(Collection entries)
== Segment start ==

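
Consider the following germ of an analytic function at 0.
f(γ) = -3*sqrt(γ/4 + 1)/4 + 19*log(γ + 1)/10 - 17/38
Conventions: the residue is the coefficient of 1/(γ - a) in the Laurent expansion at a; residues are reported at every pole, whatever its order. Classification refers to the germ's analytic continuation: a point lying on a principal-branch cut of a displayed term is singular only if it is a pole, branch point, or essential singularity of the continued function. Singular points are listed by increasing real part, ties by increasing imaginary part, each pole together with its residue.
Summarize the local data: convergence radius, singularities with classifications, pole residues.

Radius of convergence at 0: 1.
At -4: an algebraic (square-root) branch point.
At -1: a logarithmic branch point.

Branch term (-3/4)*sqrt(1 - γ/(-4)): its argument vanishes at γ = -4, a square-root branch point, modulus 4.
Branch term (19/10)*log(1 - γ/(-1)): its argument vanishes at γ = -1, a logarithmic branch point, modulus 1.
The radius of convergence is the smallest modulus among the singular points: 1.
List the singular points by increasing real part (a conjugate pair: the negative imaginary part first).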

== Segment end ==

WHAT THE EXERCISE ASKS:
Would you restate the records word for word?

TASK OUTPUT:
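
Consider the following germ of an analytic function at 0.
f(γ) = -3*sqrt(γ/4 + 1)/4 + 19*log(γ + 1)/10 - 17/38
Conventions: the residue is the coefficient of 1/(γ - a) in the Laurent expansion at a; residues are reported at every pole, whatever its order. Classification refers to the germ's analytic continuation: a point lying on a principal-branch cut of a displayed term is singular only if it is a pole, branch point, or essential singularity of the continued function. Singular points are listed by increasing real part, ties by increasing imaginary part, each pole together with its residue.
Summarize the local data: convergence radius, singularities with classifications, pole residues.

Radius of convergence at 0: 1.
At -4: an algebraic (square-root) branch point.
At -1: a logarithmic branch point.

Branch term (-3/4)*sqrt(1 - γ/(-4)): its argument vanishes at γ = -4, a square-root branch point, modulus 4.
Branch term (19/10)*log(1 - γ/(-1)): its argument vanishes at γ = -1, a logarithmic branch point, modulus 1.
The radius of convergence is the smallest modulus among the singular points: 1.
List the singular points by increasing real part (a conjugate pair: the negative imaginary part first).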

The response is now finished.